What is expected
Every entry needs to be given again exactly as it reads.
=== Section Start ===
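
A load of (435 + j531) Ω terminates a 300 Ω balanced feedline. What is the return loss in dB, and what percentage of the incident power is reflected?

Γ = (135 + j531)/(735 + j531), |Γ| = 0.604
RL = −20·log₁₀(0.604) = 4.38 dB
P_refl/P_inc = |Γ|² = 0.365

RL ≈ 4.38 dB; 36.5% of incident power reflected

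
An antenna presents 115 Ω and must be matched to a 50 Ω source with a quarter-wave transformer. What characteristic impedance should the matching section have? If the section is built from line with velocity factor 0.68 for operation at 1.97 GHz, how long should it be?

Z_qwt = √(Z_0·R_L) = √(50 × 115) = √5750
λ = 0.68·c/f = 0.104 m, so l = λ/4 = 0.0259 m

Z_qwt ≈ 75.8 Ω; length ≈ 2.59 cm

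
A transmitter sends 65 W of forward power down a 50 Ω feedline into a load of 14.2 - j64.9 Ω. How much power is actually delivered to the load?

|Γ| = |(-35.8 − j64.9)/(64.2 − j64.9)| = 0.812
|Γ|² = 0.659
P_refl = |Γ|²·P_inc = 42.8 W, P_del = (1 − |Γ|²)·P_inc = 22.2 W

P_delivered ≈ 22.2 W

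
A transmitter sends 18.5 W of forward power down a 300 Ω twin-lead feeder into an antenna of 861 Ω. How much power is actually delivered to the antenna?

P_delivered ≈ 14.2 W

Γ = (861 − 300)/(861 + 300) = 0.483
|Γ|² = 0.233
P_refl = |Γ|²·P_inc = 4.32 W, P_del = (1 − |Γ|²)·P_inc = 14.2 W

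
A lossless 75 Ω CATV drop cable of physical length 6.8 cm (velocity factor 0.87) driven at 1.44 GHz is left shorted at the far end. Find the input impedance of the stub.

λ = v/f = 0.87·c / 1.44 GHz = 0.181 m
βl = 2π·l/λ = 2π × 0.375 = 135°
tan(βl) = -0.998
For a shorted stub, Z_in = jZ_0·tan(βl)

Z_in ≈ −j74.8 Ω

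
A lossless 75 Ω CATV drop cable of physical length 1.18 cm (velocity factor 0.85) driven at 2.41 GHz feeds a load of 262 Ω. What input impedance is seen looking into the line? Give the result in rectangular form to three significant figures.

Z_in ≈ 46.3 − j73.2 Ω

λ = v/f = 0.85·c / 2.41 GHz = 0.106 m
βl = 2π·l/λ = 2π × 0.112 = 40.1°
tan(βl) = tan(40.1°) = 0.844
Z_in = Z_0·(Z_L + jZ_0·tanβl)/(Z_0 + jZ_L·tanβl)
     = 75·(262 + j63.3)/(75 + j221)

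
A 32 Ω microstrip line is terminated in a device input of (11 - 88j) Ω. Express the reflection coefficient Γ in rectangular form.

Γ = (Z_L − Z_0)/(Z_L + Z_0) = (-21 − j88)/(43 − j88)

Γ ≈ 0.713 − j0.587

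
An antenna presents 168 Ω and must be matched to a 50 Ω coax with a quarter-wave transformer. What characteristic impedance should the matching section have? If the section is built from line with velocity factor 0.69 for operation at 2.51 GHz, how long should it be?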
=== Section End ===
Result of the task
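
A load of (435 + j531) Ω terminates a 300 Ω balanced feedline. What is the return loss in dB, and what percentage of the incident power is reflected?

Γ = (135 + j531)/(735 + j531), |Γ| = 0.604
RL = −20·log₁₀(0.604) = 4.38 dB
P_refl/P_inc = |Γ|² = 0.365

RL ≈ 4.38 dB; 36.5% of incident power reflected

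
An antenna presents 115 Ω and must be matched to a 50 Ω source with a quarter-wave transformer. What characteristic impedance should the matching section have? If the section is built from line with velocity factor 0.68 for operation at 1.97 GHz, how long should it be?

Z_qwt = √(Z_0·R_L) = √(50 × 115) = √5750
λ = 0.68·c/f = 0.104 m, so l = λ/4 = 0.0259 m

Z_qwt ≈ 75.8 Ω; length ≈ 2.59 cm

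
A transmitter sends 65 W of forward power down a 50 Ω feedline into a load of 14.2 - j64.9 Ω. How much power is actually delivered to the load?

|Γ| = |(-35.8 − j64.9)/(64.2 − j64.9)| = 0.812
|Γ|² = 0.659
P_refl = |Γ|²·P_inc = 42.8 W, P_del = (1 − |Γ|²)·P_inc = 22.2 W

P_delivered ≈ 22.2 W

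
A transmitter sends 18.5 W of forward power down a 300 Ω twin-lead feeder into an antenna of 861 Ω. How much power is actually delivered to the antenna?

P_delivered ≈ 14.2 W

Γ = (861 − 300)/(861 + 300) = 0.483
|Γ|² = 0.233
P_refl = |Γ|²·P_inc = 4.32 W, P_del = (1 − |Γ|²)·P_inc = 14.2 W

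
A lossless 75 Ω CATV drop cable of physical length 6.8 cm (velocity factor 0.87) driven at 1.44 GHz is left shorted at the far end. Find the input impedance of the stub.

λ = v/f = 0.87·c / 1.44 GHz = 0.181 m
βl = 2π·l/λ = 2π × 0.375 = 135°
tan(βl) = -0.998
For a shorted stub, Z_in = jZ_0·tan(βl)

Z_in ≈ −j74.8 Ω

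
A lossless 75 Ω CATV drop cable of physical length 1.18 cm (velocity factor 0.85) driven at 2.41 GHz feeds a load of 262 Ω. What input impedance is seen looking into the line? Give the result in rectangular form to three significant figures.

Z_in ≈ 46.3 − j73.2 Ω

λ = v/f = 0.85·c / 2.41 GHz = 0.106 m
βl = 2π·l/λ = 2π × 0.112 = 40.1°
tan(βl) = tan(40.1°) = 0.844
Z_in = Z_0·(Z_L + jZ_0·tanβl)/(Z_0 + jZ_L·tanβl)
     = 75·(262 + j63.3)/(75 + j221)

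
A 32 Ω microstrip line is terminated in a device input of (11 - 88j) Ω. Express the reflection coefficient Γ in rectangular form.

Γ = (Z_L − Z_0)/(Z_L + Z_0) = (-21 − j88)/(43 − j88)

Γ ≈ 0.713 − j0.587

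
An antenna presents 168 Ω and must be matched to a 50 Ω coax with a quarter-wave transformer. What characteristic impedance should the matching section have? If the section is built from line with velocity factor 0.69 for operation at 2.51 GHz, how long should it be?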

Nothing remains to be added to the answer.